■ **Aim of the exercise**: Copy the entire listing exactly.

■ **Input**:
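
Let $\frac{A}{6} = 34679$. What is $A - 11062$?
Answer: $197012$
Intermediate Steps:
$A = 208074$ ($A = 6 \cdot 34679 = 208074$)
$A - 11062 = 208074 - 11062 = 197012$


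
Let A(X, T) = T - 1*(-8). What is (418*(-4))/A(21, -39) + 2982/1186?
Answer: 1037717/18383 ≈ 56.450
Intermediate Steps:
A(X, T) = 8 + T (A(X, T) = T + 8 = 8 + T)
(418*(-4))/A(21, -39) + 2982/1186 = (418*(-4))/(8 - 39) + 2982/1186 = -1672/(-31) + 2982*(1/1186) = -1672*(-1/31) + 1491/593 = 1672/31 + 1491/593 = 1037717/18383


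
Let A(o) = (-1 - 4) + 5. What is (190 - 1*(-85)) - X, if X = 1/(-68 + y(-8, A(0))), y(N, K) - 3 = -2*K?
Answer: 17876/65 ≈ 275.02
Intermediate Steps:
A(o) = 0 (A(o) = -5 + 5 = 0)
y(N, K) = 3 - 2*K
X = -1/65 (X = 1/(-68 + (3 - 2*0)) = 1/(-68 + (3 + 0)) = 1/(-68 + 3) = 1/(-65) = -1/65 ≈ -0.015385)
(190 - 1*(-85)) - X = (190 - 1*(-85)) - 1*(-1/65) = (190 + 85) + 1/65 = 275 + 1/65 = 17876/65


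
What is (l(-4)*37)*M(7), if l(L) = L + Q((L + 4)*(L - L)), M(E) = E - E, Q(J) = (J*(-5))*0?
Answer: 0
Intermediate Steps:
Q(J) = 0 (Q(J) = -5*J*0 = 0)
M(E) = 0
l(L) = L (l(L) = L + 0 = L)
(l(-4)*37)*M(7) = -4*37*0 = -148*0 = 0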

■ **Problem solution**:
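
Let $\frac{A}{6} = 34679$. What is $A - 11062$?
Answer: $197012$
Intermediate Steps:
$A = 208074$ ($A = 6 \cdot 34679 = 208074$)
$A - 11062 = 208074 - 11062 = 197012$


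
Let A(X, T) = T - 1*(-8). What is (418*(-4))/A(21, -39) + 2982/1186?
Answer: 1037717/18383 ≈ 56.450
Intermediate Steps:
A(X, T) = 8 + T (A(X, T) = T + 8 = 8 + T)
(418*(-4))/A(21, -39) + 2982/1186 = (418*(-4))/(8 - 39) + 2982/1186 = -1672/(-31) + 2982*(1/1186) = -1672*(-1/31) + 1491/593 = 1672/31 + 1491/593 = 1037717/18383


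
Let A(o) = (-1 - 4) + 5. What is (190 - 1*(-85)) - X, if X = 1/(-68 + y(-8, A(0))), y(N, K) - 3 = -2*K?
Answer: 17876/65 ≈ 275.02
Intermediate Steps:
A(o) = 0 (A(o) = -5 + 5 = 0)
y(N, K) = 3 - 2*K
X = -1/65 (X = 1/(-68 + (3 - 2*0)) = 1/(-68 + (3 + 0)) = 1/(-68 + 3) = 1/(-65) = -1/65 ≈ -0.015385)
(190 - 1*(-85)) - X = (190 - 1*(-85)) - 1*(-1/65) = (190 + 85) + 1/65 = 275 + 1/65 = 17876/65


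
What is (l(-4)*37)*M(7), if l(L) = L + Q((L + 4)*(L - L)), M(E) = E - E, Q(J) = (J*(-5))*0?
Answer: 0
Intermediate Steps:
Q(J) = 0 (Q(J) = -5*J*0 = 0)
M(E) = 0
l(L) = L (l(L) = L + 0 = L)
(l(-4)*37)*M(7) = -4*37*0 = -148*0 = 0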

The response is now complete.